=== Given records ===
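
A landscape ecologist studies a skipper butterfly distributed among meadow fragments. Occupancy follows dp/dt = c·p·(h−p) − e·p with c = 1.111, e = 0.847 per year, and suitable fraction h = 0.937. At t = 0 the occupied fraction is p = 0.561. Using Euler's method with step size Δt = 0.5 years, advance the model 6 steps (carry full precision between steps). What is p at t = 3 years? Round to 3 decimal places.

0.265

Update rule: p ← p + [c·p·(h−p) − e·p]·Δt with Δt = 0.5.
t = 0.5: p = 0.56100 + (-0.12041) = 0.44059
t = 1: p = 0.44059 + (-0.06510) = 0.37550
t = 1.5: p = 0.37550 + (-0.04190) = 0.33360
t = 2: p = 0.33360 + (-0.02946) = 0.30414
t = 2.5: p = 0.30414 + (-0.02188) = 0.28226
t = 3: p = 0.28226 + (-0.01688) = 0.26538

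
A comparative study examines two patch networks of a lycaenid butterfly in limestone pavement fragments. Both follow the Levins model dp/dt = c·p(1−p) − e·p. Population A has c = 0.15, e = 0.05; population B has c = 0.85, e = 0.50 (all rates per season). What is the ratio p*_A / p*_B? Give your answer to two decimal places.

1.62

A: p*_A = 1 − 0.05/0.15 = 0.6667.
B: p*_B = 1 − 0.50/0.85 = 0.4118.
p*_A / p*_B = 0.6667/0.4118 = 1.6190.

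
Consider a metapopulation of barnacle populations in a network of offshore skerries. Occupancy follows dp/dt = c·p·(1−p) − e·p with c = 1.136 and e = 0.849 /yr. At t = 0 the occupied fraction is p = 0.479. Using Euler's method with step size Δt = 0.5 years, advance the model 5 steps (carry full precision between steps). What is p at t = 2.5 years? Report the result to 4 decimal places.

0.3168

Update rule: p ← p + [c·p·(1−p) − e·p]·Δt with Δt = 0.5.
p: 0.47900 → 0.41741  (Δp = -0.06159)
p: 0.41741 → 0.37835  (Δp = -0.03907)
p: 0.37835 → 0.35133  (Δp = -0.02701)
p: 0.35133 → 0.33164  (Δp = -0.01969)
p: 0.33164 → 0.31676  (Δp = -0.01488)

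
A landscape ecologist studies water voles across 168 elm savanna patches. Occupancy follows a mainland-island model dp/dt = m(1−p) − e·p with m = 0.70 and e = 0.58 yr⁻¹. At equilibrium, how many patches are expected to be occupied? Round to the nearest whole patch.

92

p* = m/(m+e) = 0.70/1.2800 = 0.5469.
Expected occupied patches = N × p* = 168 × 0.5469 = 91.88 ≈ 92.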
===
Required action ▸ Output the line containing "A comparative study" and every line after it through the final line of the records above, exactly as written and nothing else.

Answer to the problem ▸
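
A comparative study examines two patch networks of a lycaenid butterfly in limestone pavement fragments. Both follow the Levins model dp/dt = c·p(1−p) − e·p. Population A has c = 0.15, e = 0.05; population B has c = 0.85, e = 0.50 (all rates per season). What is the ratio p*_A / p*_B? Give your answer to two decimal places.

1.62

A: p*_A = 1 − 0.05/0.15 = 0.6667.
B: p*_B = 1 − 0.50/0.85 = 0.4118.
p*_A / p*_B = 0.6667/0.4118 = 1.6190.

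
Consider a metapopulation of barnacle populations in a network of offshore skerries. Occupancy follows dp/dt = c·p·(1−p) − e·p with c = 1.136 and e = 0.849 /yr. At t = 0 the occupied fraction is p = 0.479. Using Euler's method with step size Δt = 0.5 years, advance the model 5 steps (carry full precision between steps). What is p at t = 2.5 years? Report the result to 4 decimal places.

0.3168

Update rule: p ← p + [c·p·(1−p) − e·p]·Δt with Δt = 0.5.
p: 0.47900 → 0.41741  (Δp = -0.06159)
p: 0.41741 → 0.37835  (Δp = -0.03907)
p: 0.37835 → 0.35133  (Δp = -0.02701)
p: 0.35133 → 0.33164  (Δp = -0.01969)
p: 0.33164 → 0.31676  (Δp = -0.01488)

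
A landscape ecologist studies water voles across 168 elm savanna patches. Occupancy follows a mainland-island model dp/dt = m(1−p) − e·p with m = 0.70 and e = 0.58 yr⁻¹. At equilibrium, how many patches are expected to be occupied? Round to the nearest whole patch.

92

p* = m/(m+e) = 0.70/1.2800 = 0.5469.
Expected occupied patches = N × p* = 168 × 0.5469 = 91.88 ≈ 92.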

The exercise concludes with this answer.